Task details:
Exactly the lines below from the one with "Compressed encoding: average code length = 12.76" up to and including the one with "Original file size: 37766" make up the answer, with nothing else added.

--- Data supplied Enclosed Below ---

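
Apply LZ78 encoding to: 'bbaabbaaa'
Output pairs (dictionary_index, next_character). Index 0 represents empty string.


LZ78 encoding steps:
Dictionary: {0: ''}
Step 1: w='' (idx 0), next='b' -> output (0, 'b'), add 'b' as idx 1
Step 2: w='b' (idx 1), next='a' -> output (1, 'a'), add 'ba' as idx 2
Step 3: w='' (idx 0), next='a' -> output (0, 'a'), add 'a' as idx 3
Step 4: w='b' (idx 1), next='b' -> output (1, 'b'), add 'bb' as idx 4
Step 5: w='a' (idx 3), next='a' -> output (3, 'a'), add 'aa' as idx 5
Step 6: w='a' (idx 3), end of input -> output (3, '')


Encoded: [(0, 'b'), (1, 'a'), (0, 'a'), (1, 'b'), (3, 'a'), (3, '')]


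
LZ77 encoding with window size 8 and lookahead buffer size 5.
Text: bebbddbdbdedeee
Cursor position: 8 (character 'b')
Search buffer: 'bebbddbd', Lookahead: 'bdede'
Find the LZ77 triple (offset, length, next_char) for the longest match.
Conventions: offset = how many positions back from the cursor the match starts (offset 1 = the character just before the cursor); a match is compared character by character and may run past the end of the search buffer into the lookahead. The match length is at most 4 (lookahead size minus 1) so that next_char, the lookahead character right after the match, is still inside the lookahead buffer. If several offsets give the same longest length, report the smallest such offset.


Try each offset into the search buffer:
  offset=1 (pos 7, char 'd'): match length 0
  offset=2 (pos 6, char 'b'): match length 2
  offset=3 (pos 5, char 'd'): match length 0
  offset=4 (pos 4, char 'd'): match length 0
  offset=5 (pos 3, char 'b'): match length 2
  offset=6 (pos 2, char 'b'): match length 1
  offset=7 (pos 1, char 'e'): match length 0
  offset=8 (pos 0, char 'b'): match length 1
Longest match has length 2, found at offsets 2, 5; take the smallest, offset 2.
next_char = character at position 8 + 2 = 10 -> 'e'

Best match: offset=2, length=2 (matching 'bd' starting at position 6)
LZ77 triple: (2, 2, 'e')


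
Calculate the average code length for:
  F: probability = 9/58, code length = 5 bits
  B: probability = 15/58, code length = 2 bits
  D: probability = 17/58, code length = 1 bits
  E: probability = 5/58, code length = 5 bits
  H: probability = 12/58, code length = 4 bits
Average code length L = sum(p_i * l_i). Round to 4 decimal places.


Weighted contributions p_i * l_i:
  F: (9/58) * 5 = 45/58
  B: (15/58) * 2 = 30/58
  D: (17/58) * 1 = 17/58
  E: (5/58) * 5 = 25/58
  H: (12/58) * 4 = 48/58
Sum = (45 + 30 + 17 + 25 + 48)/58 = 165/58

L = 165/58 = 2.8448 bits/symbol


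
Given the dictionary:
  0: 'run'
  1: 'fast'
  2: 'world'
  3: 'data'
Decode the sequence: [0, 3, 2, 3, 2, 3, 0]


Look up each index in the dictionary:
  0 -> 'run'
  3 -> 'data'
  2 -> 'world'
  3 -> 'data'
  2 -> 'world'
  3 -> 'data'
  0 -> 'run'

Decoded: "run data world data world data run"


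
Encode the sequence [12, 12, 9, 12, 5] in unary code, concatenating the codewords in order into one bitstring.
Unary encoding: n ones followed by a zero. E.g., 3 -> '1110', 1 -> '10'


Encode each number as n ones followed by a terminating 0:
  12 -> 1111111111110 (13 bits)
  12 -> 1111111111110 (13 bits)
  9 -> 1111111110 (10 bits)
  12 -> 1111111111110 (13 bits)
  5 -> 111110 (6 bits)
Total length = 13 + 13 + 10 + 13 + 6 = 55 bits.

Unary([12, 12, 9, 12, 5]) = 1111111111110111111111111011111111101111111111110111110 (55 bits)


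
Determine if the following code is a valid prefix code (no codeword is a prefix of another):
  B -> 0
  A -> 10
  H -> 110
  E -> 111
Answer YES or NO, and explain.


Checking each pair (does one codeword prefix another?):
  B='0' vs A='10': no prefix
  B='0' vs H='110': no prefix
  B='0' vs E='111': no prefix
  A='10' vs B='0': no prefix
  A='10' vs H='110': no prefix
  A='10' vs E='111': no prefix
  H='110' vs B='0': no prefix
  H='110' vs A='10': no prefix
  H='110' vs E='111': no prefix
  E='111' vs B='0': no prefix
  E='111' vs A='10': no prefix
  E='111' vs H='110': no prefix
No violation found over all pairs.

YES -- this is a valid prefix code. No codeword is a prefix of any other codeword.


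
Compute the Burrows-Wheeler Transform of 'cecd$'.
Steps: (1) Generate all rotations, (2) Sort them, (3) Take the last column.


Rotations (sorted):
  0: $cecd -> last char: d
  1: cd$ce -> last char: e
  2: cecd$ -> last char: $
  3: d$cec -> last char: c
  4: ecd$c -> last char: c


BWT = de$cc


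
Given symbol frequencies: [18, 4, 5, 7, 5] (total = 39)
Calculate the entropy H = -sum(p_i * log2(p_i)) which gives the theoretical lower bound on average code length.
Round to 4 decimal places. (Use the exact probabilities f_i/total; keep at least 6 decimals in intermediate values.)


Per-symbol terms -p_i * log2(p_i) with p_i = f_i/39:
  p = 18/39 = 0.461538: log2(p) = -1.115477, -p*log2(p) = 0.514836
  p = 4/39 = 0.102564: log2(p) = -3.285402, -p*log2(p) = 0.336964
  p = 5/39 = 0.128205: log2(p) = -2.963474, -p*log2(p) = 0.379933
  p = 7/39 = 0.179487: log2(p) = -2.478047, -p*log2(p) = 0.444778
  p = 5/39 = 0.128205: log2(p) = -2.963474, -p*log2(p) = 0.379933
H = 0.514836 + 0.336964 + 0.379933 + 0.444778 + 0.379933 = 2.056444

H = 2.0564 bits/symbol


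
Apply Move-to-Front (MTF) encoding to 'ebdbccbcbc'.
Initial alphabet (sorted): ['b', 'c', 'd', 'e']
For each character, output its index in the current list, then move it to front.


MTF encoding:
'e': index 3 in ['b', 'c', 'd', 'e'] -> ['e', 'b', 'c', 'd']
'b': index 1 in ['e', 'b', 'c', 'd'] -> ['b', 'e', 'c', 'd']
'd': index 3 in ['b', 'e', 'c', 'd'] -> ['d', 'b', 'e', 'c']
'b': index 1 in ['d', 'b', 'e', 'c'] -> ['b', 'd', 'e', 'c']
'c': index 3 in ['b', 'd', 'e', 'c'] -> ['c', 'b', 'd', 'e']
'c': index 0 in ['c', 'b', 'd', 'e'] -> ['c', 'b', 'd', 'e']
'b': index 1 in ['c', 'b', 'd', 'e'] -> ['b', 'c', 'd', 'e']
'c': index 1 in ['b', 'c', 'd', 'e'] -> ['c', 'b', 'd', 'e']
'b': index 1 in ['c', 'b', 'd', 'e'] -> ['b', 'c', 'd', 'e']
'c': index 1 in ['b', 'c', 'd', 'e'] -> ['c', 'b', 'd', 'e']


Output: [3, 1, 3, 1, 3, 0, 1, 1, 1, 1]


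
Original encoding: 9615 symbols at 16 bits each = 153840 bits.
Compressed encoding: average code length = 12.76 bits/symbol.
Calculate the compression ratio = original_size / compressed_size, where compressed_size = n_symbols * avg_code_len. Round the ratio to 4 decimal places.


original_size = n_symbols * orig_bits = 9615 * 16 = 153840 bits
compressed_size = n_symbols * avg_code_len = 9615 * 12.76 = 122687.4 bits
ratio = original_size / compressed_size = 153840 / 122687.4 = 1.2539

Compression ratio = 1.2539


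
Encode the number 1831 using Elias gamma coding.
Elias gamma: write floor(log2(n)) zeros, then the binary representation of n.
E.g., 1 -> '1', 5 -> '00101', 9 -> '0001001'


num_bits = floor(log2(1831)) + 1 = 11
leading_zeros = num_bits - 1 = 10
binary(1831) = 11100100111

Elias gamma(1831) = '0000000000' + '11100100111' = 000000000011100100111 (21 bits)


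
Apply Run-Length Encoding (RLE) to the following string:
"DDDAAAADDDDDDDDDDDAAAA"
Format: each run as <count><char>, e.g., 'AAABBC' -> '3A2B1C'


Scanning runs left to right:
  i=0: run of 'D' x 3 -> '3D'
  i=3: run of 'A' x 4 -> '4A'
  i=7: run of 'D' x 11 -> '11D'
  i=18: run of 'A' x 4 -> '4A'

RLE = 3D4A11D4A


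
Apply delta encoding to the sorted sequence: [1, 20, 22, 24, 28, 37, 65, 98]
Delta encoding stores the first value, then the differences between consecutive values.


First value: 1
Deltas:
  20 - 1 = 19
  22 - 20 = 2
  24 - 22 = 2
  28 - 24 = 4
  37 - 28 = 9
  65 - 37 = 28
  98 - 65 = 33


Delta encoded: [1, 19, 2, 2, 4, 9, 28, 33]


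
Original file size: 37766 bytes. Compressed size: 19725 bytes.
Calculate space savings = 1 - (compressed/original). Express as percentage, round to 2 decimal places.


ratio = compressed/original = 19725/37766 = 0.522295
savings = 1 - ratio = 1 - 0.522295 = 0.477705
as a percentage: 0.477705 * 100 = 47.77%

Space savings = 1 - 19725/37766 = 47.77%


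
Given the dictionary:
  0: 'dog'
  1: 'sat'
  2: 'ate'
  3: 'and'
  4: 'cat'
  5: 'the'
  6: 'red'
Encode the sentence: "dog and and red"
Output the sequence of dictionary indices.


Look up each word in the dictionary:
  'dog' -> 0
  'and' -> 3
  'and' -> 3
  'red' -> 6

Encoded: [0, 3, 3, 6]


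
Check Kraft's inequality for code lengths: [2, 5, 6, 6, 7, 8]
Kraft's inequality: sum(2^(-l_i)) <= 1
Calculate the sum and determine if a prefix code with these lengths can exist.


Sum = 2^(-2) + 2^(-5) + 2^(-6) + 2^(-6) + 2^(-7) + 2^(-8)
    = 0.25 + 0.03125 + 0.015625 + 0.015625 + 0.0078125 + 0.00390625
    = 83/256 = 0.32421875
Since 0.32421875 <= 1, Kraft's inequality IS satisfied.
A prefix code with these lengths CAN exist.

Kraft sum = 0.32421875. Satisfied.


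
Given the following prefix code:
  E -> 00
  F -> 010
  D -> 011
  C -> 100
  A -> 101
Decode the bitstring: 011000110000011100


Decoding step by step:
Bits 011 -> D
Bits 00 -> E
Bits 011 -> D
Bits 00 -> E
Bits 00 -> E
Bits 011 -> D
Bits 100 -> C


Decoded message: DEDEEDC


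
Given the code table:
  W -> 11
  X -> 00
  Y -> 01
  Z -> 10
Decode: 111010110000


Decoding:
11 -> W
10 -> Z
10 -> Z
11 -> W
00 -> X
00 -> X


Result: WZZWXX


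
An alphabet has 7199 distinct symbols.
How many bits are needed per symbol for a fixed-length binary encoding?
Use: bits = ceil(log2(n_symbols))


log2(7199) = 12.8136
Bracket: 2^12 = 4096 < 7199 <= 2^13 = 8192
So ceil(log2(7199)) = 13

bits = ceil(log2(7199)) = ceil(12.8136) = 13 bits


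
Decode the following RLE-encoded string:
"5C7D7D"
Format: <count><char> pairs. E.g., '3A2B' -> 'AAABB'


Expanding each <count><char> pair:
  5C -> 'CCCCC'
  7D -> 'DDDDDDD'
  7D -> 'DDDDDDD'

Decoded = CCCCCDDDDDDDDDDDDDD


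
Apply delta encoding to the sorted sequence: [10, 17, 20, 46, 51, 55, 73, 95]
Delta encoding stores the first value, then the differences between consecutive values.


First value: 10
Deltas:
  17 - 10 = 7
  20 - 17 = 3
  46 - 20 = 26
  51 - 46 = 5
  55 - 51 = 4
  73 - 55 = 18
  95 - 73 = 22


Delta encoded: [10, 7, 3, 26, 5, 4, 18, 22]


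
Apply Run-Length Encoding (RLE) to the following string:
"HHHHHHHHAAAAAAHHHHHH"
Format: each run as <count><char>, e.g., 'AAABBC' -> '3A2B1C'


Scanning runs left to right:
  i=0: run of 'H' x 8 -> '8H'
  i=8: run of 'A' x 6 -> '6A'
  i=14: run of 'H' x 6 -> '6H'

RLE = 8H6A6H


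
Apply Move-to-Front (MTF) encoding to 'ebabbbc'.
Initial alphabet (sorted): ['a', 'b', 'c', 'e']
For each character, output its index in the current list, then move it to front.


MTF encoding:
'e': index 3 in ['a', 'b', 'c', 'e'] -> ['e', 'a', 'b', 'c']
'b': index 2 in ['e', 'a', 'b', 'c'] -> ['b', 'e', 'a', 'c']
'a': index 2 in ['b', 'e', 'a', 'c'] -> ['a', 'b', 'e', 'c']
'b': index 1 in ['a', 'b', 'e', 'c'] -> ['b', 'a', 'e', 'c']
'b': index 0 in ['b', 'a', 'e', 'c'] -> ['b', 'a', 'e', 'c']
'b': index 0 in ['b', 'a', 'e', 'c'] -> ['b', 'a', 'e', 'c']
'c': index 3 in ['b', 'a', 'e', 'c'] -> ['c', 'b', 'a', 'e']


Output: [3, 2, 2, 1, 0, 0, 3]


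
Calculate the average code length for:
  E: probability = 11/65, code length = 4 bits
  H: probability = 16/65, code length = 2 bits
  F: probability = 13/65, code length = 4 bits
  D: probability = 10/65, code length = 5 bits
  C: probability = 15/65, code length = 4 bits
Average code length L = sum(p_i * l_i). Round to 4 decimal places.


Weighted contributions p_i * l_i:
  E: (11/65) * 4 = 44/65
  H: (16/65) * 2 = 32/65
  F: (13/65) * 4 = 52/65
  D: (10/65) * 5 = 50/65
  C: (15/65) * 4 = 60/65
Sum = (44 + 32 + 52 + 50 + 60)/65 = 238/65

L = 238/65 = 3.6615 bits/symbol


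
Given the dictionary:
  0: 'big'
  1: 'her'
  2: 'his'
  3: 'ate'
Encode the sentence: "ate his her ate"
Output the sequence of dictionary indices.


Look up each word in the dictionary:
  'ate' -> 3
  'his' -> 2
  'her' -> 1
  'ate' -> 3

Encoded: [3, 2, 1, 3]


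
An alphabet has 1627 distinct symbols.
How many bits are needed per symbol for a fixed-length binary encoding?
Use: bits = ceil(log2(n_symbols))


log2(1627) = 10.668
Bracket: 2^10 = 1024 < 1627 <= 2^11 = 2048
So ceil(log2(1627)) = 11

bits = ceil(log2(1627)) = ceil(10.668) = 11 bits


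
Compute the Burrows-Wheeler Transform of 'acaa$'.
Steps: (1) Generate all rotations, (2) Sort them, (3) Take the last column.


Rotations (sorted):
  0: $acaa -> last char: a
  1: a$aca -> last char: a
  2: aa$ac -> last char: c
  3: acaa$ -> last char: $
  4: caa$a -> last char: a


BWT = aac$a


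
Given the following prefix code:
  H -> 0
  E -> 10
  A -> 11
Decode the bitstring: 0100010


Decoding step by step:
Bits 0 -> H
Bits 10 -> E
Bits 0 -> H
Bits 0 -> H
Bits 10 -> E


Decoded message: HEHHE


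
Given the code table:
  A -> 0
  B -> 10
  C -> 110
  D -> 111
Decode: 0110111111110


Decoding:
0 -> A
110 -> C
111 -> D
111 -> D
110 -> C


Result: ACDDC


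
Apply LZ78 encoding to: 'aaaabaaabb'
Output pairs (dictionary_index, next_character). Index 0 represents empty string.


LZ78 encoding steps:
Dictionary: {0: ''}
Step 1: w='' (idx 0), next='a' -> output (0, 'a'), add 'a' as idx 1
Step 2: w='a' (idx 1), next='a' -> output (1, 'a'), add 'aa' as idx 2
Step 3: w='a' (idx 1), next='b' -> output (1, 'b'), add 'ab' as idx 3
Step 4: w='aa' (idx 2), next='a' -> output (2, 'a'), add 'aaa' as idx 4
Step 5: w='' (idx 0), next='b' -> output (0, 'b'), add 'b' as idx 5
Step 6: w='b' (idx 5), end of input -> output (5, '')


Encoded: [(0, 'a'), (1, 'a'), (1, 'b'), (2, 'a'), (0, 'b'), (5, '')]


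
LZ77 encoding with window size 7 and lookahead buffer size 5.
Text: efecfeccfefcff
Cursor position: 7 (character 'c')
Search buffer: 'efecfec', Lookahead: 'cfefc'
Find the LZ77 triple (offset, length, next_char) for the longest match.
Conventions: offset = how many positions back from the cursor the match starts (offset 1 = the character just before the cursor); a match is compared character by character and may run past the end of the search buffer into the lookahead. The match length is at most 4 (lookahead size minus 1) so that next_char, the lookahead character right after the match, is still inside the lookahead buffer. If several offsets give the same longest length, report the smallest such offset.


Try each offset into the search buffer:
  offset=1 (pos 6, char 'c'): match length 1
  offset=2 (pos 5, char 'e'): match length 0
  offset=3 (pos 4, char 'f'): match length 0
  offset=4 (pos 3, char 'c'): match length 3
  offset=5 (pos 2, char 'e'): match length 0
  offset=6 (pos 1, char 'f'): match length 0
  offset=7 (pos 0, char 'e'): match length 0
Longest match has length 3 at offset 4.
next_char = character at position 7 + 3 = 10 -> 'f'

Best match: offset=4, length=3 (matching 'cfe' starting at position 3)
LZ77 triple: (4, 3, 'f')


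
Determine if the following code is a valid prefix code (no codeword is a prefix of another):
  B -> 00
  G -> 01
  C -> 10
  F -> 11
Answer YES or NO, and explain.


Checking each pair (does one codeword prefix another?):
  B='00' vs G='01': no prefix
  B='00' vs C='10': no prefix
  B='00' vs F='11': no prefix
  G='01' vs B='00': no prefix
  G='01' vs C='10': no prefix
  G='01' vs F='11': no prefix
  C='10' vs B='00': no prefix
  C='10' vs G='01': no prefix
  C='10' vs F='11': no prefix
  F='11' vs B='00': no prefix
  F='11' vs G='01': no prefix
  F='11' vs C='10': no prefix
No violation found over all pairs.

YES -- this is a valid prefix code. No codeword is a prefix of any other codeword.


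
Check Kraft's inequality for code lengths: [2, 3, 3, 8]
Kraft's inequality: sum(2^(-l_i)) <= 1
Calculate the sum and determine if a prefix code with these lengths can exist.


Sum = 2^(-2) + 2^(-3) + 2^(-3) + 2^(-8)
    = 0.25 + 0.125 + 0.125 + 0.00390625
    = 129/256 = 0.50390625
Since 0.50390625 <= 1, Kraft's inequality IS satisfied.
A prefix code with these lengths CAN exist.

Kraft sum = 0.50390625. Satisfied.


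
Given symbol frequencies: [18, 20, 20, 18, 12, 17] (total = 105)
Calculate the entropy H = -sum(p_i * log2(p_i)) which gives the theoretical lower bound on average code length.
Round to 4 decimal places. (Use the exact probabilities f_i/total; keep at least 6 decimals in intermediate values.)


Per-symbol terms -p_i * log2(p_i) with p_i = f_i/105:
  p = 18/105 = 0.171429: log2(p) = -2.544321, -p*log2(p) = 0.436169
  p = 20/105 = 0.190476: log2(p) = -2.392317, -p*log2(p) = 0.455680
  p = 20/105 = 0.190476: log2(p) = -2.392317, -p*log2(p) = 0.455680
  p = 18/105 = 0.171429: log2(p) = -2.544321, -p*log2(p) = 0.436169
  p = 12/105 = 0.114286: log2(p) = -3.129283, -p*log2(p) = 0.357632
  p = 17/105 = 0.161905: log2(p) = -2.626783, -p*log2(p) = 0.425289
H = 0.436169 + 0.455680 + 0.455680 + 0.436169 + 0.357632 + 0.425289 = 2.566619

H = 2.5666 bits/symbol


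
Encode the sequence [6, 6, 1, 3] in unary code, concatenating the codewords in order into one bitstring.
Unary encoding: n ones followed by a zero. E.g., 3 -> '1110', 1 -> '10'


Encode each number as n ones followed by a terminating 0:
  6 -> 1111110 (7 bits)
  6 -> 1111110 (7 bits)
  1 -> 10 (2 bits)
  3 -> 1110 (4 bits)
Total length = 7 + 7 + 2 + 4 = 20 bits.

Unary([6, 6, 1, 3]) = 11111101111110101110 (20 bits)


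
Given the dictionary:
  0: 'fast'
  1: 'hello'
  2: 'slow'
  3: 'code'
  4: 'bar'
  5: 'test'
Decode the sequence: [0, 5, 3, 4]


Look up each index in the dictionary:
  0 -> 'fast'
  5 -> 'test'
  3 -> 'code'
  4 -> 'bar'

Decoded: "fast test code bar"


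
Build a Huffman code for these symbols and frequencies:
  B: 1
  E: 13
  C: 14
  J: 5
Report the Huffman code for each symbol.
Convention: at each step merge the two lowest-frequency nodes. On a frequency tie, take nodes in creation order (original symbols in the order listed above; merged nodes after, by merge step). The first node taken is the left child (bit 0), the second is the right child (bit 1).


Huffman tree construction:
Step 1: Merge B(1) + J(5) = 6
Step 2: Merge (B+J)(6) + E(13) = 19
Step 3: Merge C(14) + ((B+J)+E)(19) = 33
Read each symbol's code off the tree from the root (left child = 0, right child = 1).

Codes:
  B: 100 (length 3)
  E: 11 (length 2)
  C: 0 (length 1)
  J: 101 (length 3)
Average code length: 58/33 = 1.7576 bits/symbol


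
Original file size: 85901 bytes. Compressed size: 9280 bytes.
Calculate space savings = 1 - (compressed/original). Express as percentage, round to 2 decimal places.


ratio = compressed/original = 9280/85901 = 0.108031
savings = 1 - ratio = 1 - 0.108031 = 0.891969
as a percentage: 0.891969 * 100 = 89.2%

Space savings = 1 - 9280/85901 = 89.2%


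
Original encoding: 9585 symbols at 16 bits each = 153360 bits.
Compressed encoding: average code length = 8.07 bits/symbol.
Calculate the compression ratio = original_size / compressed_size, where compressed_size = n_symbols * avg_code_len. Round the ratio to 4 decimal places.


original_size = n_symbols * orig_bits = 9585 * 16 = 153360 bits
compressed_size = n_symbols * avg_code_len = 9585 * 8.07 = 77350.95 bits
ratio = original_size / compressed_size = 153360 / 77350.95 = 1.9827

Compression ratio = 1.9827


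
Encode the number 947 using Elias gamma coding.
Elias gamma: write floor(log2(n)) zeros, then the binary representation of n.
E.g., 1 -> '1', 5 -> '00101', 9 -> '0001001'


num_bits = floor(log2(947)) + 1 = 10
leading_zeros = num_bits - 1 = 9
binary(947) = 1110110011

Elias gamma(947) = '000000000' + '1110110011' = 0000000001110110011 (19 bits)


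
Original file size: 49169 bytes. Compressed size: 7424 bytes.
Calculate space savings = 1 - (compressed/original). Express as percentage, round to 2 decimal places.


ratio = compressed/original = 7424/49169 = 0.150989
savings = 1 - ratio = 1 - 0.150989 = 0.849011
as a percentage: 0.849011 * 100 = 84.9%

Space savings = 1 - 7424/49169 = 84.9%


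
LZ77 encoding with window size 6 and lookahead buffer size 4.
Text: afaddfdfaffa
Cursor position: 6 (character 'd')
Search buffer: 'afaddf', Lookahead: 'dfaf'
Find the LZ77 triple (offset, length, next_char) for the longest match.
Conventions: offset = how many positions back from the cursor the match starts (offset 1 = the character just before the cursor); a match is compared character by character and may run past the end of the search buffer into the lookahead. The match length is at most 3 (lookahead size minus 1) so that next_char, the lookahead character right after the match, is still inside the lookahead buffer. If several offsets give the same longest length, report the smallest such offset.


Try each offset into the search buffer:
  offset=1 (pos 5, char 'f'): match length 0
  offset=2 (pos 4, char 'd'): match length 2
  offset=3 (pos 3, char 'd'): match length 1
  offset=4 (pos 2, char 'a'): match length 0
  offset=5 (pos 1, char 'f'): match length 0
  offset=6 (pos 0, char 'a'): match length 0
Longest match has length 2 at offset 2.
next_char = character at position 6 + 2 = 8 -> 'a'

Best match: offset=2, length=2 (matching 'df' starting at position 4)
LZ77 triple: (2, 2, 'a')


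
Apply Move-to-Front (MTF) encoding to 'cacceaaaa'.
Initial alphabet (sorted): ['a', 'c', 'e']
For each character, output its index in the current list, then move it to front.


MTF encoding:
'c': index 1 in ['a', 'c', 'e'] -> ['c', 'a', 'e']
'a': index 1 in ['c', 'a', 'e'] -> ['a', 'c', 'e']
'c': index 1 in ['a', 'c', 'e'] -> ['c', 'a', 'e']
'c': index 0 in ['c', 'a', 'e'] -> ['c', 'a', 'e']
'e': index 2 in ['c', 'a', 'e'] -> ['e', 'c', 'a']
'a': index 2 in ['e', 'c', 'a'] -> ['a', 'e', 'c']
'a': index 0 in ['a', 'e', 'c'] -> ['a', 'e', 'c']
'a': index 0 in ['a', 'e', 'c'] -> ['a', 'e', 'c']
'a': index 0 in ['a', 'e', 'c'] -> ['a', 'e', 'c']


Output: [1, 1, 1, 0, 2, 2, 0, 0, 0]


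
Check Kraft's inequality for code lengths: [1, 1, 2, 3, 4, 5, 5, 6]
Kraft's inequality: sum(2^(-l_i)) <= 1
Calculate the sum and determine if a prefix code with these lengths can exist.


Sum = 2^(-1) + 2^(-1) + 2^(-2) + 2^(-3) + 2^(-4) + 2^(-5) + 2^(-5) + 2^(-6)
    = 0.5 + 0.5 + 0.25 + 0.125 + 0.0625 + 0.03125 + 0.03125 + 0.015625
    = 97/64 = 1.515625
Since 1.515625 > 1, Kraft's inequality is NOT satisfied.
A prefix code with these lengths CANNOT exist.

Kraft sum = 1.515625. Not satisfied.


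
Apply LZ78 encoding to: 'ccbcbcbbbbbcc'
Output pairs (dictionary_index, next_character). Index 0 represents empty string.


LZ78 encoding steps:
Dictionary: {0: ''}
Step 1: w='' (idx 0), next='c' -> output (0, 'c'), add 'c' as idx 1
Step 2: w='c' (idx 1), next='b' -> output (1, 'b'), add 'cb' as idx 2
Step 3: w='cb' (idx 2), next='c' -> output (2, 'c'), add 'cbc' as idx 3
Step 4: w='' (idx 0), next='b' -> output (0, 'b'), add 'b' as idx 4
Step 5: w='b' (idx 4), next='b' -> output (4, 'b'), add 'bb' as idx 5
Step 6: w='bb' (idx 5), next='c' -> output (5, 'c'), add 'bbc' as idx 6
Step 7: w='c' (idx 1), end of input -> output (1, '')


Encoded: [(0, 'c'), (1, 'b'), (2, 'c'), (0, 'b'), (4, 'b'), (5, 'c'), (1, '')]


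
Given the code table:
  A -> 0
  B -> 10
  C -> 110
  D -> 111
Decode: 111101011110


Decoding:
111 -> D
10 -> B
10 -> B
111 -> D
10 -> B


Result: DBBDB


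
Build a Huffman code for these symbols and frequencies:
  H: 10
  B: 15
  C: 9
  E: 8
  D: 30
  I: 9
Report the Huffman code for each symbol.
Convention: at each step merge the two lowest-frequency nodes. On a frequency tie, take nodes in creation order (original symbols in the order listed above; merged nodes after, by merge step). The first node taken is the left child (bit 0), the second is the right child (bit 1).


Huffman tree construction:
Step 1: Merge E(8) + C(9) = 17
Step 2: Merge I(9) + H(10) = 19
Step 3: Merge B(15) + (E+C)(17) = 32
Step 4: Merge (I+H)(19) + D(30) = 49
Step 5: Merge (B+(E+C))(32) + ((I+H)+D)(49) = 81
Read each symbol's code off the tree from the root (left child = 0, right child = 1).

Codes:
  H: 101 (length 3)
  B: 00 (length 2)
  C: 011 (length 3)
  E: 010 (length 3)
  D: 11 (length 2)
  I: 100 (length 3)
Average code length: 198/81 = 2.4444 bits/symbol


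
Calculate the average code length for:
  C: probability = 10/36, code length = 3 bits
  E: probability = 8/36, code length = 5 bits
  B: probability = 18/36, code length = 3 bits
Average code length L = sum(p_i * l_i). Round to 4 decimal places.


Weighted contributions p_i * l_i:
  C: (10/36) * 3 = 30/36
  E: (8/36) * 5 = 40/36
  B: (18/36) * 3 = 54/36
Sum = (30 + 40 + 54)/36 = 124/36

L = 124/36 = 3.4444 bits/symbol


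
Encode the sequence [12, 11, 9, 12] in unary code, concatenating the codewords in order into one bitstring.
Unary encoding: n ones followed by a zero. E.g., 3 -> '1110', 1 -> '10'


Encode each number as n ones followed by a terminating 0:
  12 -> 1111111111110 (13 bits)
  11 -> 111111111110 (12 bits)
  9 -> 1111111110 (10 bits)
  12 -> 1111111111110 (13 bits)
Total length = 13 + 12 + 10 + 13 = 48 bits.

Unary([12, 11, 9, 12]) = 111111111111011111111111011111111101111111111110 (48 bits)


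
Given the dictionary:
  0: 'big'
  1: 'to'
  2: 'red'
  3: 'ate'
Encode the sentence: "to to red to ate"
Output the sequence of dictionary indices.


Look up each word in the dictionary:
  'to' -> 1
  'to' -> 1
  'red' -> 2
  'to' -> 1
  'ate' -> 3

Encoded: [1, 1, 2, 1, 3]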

--- End of Enclosed Data supplied ---

Final answer:
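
Compressed encoding: average code length = 12.76 bits/symbol.
Calculate the compression ratio = original_size / compressed_size, where compressed_size = n_symbols * avg_code_len. Round the ratio to 4 decimal places.


original_size = n_symbols * orig_bits = 9615 * 16 = 153840 bits
compressed_size = n_symbols * avg_code_len = 9615 * 12.76 = 122687.4 bits
ratio = original_size / compressed_size = 153840 / 122687.4 = 1.2539

Compression ratio = 1.2539


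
Encode the number 1831 using Elias gamma coding.
Elias gamma: write floor(log2(n)) zeros, then the binary representation of n.
E.g., 1 -> '1', 5 -> '00101', 9 -> '0001001'


num_bits = floor(log2(1831)) + 1 = 11
leading_zeros = num_bits - 1 = 10
binary(1831) = 11100100111

Elias gamma(1831) = '0000000000' + '11100100111' = 000000000011100100111 (21 bits)


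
Apply Run-Length Encoding (RLE) to the following string:
"DDDAAAADDDDDDDDDDDAAAA"
Format: each run as <count><char>, e.g., 'AAABBC' -> '3A2B1C'


Scanning runs left to right:
  i=0: run of 'D' x 3 -> '3D'
  i=3: run of 'A' x 4 -> '4A'
  i=7: run of 'D' x 11 -> '11D'
  i=18: run of 'A' x 4 -> '4A'

RLE = 3D4A11D4A


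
Apply delta encoding to the sorted sequence: [1, 20, 22, 24, 28, 37, 65, 98]
Delta encoding stores the first value, then the differences between consecutive values.


First value: 1
Deltas:
  20 - 1 = 19
  22 - 20 = 2
  24 - 22 = 2
  28 - 24 = 4
  37 - 28 = 9
  65 - 37 = 28
  98 - 65 = 33


Delta encoded: [1, 19, 2, 2, 4, 9, 28, 33]


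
Original file size: 37766 bytes. Compressed size: 19725 bytes.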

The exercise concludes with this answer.